• Required work: Give the lines below again exactly, starting with the line that holds "Reactant A undergoes" and going on through the line that holds "605 K? Use R = 8.314 J/(mol·K).".

• Input records:
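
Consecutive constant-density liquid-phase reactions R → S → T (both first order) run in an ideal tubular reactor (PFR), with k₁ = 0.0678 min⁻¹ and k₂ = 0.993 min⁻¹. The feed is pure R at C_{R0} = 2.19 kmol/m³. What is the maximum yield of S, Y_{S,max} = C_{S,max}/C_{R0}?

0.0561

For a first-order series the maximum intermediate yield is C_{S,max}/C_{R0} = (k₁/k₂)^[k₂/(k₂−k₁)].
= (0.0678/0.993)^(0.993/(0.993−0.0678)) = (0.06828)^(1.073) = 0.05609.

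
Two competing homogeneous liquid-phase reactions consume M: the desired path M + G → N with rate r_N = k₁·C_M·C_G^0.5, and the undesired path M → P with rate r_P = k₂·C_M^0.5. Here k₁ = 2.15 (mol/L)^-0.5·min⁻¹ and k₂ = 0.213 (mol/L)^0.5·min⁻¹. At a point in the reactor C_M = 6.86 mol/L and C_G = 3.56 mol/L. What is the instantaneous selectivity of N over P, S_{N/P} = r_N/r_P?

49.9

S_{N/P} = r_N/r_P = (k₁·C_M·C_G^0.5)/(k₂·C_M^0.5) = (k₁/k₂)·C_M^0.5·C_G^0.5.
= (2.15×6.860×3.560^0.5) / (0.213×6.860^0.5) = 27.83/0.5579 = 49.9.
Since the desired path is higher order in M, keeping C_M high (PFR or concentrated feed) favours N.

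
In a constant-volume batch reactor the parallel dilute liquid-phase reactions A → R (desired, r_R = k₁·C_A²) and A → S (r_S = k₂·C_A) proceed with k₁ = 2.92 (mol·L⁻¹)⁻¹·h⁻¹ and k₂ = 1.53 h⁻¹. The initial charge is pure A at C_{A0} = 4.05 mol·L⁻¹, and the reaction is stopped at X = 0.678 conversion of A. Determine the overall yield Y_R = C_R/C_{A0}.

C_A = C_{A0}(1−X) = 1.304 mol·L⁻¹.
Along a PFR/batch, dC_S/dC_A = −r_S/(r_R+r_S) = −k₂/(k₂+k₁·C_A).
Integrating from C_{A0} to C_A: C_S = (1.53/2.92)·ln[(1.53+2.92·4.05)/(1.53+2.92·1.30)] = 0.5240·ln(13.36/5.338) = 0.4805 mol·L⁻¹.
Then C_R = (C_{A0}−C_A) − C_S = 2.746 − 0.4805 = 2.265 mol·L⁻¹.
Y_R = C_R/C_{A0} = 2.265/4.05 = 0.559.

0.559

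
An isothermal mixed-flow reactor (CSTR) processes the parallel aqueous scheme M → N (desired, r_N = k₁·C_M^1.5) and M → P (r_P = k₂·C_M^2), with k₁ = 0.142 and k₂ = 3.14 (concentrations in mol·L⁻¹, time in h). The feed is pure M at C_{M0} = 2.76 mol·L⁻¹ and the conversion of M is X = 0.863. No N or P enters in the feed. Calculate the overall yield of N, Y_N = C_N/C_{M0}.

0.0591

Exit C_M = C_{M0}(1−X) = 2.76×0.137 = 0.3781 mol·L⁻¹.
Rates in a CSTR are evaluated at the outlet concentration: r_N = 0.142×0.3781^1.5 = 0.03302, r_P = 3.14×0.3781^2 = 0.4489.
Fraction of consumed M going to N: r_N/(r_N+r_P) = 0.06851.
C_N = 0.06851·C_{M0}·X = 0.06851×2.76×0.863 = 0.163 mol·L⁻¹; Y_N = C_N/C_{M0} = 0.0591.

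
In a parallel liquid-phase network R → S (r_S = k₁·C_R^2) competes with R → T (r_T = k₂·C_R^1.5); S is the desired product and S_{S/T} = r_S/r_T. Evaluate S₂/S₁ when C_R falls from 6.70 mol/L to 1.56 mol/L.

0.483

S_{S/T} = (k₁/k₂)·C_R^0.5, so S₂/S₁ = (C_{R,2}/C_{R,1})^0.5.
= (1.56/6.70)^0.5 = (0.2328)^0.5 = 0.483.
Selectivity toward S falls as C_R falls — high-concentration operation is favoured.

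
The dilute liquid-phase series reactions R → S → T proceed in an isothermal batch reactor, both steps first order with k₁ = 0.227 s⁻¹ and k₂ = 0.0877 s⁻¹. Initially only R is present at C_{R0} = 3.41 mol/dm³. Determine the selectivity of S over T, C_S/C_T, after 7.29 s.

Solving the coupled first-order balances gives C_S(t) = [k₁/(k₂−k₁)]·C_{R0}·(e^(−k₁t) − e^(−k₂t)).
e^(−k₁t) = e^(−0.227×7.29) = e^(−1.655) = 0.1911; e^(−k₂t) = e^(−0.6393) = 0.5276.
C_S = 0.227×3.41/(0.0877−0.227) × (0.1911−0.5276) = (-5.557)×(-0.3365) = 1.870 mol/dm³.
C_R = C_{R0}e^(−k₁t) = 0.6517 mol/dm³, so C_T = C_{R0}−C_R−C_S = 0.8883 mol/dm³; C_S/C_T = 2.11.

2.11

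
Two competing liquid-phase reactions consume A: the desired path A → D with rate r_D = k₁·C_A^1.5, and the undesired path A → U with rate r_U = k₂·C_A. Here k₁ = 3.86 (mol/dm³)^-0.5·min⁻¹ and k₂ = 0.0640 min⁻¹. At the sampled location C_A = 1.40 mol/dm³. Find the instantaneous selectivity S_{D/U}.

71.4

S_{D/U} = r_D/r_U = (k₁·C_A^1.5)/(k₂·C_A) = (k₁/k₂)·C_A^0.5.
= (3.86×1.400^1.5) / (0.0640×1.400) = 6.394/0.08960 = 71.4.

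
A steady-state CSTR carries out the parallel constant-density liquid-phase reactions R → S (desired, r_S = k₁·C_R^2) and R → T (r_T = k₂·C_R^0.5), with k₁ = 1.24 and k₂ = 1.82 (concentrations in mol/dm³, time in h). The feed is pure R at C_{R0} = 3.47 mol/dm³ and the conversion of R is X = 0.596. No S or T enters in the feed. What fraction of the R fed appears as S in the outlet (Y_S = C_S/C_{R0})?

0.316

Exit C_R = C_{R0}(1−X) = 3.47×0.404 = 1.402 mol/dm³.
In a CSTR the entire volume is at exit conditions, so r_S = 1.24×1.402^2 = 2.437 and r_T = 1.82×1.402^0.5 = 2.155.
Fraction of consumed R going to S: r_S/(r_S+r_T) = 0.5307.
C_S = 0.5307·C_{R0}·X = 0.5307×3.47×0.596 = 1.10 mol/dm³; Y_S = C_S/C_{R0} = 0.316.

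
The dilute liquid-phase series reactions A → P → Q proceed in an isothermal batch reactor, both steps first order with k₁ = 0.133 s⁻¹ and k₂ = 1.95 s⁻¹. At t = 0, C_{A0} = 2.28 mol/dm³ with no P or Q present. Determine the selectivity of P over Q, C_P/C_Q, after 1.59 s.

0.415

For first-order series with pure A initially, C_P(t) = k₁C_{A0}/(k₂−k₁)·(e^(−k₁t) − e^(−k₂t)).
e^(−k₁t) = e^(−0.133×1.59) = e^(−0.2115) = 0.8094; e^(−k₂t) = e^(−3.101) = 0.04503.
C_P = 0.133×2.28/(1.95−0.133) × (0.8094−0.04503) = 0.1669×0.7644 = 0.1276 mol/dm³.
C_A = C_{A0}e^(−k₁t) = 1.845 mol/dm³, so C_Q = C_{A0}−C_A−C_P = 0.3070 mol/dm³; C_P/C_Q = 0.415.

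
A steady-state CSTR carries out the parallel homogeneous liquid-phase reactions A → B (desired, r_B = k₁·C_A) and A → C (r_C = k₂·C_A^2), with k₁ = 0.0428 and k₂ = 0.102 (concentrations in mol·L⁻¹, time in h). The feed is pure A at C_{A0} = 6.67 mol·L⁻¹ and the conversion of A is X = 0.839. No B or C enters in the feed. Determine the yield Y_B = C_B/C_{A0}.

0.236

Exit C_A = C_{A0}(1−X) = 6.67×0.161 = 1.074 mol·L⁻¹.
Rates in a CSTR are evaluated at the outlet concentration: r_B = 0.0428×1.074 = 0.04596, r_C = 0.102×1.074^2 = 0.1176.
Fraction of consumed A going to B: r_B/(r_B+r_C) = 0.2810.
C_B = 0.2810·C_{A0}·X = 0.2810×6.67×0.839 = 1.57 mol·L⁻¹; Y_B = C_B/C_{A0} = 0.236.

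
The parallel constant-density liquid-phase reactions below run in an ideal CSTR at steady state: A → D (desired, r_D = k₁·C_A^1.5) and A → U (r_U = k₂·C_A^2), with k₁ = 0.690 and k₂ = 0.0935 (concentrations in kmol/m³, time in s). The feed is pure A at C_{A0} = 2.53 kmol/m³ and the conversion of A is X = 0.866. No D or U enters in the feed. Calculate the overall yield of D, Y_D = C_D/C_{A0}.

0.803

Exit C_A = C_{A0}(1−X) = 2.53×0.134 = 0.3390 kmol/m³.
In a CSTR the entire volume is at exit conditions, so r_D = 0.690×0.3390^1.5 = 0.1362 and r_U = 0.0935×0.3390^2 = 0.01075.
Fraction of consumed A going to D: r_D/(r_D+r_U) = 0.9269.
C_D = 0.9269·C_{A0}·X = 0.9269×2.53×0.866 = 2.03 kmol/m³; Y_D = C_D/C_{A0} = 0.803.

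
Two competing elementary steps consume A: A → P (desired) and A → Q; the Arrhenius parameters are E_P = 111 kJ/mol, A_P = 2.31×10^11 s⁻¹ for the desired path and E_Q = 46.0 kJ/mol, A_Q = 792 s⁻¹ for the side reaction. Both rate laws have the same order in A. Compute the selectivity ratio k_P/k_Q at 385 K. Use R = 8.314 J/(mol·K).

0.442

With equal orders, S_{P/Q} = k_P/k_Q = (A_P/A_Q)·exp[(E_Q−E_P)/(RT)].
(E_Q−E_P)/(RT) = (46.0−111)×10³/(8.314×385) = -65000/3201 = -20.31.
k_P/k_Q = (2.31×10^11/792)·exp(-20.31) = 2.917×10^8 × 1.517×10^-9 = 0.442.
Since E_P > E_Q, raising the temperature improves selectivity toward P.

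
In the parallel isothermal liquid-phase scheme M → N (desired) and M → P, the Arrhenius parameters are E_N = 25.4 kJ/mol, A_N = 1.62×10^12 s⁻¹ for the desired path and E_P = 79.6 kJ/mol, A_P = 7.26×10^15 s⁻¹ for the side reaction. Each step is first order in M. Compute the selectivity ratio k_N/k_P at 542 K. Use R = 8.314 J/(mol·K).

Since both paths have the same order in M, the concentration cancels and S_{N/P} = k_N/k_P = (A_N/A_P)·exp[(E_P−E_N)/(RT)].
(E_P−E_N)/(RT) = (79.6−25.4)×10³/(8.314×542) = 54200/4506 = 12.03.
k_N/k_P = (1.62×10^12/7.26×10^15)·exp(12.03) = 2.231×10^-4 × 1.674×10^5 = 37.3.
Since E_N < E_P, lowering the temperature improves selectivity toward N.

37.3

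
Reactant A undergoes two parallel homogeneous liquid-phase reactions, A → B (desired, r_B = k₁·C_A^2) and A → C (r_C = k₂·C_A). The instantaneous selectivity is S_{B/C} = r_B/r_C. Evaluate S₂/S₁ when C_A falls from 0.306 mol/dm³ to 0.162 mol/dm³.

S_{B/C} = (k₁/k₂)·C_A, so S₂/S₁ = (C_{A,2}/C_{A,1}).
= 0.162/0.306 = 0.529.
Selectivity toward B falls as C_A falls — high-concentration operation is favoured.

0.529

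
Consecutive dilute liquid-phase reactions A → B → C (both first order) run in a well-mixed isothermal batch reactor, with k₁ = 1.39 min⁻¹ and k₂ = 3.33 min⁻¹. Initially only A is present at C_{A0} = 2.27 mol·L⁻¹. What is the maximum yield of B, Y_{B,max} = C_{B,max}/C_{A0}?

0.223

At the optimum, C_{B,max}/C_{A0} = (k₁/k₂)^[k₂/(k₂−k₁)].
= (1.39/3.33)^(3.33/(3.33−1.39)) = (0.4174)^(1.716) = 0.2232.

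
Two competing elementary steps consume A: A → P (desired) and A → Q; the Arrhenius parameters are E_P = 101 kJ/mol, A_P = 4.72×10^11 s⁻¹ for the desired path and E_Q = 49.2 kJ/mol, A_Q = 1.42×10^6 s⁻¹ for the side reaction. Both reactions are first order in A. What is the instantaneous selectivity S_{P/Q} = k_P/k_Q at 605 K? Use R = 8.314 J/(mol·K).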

==

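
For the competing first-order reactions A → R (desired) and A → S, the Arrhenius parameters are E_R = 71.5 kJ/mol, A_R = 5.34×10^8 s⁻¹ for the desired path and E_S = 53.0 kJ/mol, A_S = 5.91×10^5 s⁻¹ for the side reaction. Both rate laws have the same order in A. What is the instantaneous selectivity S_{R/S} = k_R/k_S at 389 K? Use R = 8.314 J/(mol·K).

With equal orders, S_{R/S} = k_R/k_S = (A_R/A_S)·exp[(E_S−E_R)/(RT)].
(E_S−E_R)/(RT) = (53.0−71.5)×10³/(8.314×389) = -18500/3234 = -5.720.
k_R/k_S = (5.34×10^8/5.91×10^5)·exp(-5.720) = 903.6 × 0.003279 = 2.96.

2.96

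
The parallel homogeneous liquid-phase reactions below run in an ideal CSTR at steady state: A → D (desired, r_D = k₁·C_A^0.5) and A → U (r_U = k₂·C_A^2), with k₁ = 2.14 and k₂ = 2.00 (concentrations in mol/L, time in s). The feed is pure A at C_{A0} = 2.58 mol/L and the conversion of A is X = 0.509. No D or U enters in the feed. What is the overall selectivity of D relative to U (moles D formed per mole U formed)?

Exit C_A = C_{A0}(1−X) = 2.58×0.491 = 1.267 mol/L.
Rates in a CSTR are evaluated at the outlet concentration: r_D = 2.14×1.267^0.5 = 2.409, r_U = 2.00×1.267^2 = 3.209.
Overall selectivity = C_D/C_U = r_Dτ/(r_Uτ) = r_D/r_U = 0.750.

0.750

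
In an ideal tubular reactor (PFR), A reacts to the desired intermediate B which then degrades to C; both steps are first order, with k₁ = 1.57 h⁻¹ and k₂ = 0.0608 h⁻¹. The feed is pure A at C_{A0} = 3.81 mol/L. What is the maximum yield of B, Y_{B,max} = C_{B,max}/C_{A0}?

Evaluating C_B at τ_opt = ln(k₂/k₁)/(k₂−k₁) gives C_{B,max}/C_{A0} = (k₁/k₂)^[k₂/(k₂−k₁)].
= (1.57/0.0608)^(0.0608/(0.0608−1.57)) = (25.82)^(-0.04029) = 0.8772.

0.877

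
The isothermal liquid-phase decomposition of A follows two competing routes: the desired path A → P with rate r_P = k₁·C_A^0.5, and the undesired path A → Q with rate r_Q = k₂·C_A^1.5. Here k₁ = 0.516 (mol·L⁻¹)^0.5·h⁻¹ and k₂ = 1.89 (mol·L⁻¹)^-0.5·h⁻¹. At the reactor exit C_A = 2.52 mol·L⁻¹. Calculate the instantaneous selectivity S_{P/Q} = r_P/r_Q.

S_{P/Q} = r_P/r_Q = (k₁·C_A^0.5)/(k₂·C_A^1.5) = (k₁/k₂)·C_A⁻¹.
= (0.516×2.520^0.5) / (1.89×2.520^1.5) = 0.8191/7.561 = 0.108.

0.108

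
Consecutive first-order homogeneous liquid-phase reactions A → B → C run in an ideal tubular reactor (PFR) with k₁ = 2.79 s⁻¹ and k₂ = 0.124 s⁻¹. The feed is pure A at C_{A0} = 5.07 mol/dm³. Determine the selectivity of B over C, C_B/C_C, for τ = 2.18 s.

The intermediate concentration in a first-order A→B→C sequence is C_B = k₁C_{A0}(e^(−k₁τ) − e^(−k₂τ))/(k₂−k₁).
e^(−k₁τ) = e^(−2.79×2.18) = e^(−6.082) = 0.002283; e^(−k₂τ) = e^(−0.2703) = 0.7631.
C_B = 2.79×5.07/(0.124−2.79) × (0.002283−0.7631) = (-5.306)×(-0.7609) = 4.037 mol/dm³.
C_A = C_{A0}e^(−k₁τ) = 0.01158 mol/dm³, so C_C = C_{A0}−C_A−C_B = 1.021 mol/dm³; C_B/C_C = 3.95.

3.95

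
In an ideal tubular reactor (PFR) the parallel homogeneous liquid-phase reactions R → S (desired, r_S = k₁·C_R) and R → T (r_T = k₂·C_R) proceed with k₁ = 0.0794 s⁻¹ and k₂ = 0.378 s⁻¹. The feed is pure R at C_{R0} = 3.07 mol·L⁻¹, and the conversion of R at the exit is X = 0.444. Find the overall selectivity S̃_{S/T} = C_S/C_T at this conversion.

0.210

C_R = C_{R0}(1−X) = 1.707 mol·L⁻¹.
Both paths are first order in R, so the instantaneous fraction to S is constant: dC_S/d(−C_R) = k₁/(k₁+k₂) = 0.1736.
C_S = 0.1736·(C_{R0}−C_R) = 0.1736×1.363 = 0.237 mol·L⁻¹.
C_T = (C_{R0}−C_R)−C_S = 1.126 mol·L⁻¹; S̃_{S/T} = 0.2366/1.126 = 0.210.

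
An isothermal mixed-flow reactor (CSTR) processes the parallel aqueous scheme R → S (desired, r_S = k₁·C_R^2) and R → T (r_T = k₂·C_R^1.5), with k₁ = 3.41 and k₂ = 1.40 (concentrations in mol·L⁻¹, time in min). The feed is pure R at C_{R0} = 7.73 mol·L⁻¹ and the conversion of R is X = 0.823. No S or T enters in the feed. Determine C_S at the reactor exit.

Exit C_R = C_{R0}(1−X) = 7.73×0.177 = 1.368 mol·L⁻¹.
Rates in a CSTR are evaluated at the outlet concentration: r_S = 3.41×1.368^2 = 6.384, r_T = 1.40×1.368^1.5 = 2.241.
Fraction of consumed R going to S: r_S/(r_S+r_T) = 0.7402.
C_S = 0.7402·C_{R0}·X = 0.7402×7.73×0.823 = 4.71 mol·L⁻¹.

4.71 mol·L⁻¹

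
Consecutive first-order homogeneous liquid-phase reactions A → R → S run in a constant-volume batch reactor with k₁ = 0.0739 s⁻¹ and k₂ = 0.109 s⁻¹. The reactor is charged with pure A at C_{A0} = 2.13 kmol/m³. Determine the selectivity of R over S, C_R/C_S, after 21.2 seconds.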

• Task solution:
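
Reactant A undergoes two parallel homogeneous liquid-phase reactions, A → B (desired, r_B = k₁·C_A^2) and A → C (r_C = k₂·C_A). The instantaneous selectivity is S_{B/C} = r_B/r_C. Evaluate S₂/S₁ when C_A falls from 0.306 mol/dm³ to 0.162 mol/dm³.

S_{B/C} = (k₁/k₂)·C_A, so S₂/S₁ = (C_{A,2}/C_{A,1}).
= 0.162/0.306 = 0.529.
Selectivity toward B falls as C_A falls — high-concentration operation is favoured.

0.529

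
Consecutive dilute liquid-phase reactions A → B → C (both first order) run in a well-mixed isothermal batch reactor, with k₁ = 1.39 min⁻¹ and k₂ = 3.33 min⁻¹. Initially only A is present at C_{A0} = 2.27 mol·L⁻¹. What is the maximum yield of B, Y_{B,max} = C_{B,max}/C_{A0}?

0.223

At the optimum, C_{B,max}/C_{A0} = (k₁/k₂)^[k₂/(k₂−k₁)].
= (1.39/3.33)^(3.33/(3.33−1.39)) = (0.4174)^(1.716) = 0.2232.

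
Two competing elementary steps consume A: A → P (desired) and A → Q; the Arrhenius parameters are E_P = 101 kJ/mol, A_P = 4.72×10^11 s⁻¹ for the desired path and E_Q = 49.2 kJ/mol, A_Q = 1.42×10^6 s⁻¹ for the side reaction. Both reactions are first order in A. What is the instantaneous selectivity S_{P/Q} = k_P/k_Q at 605 K? Use R = 8.314 J/(mol·K).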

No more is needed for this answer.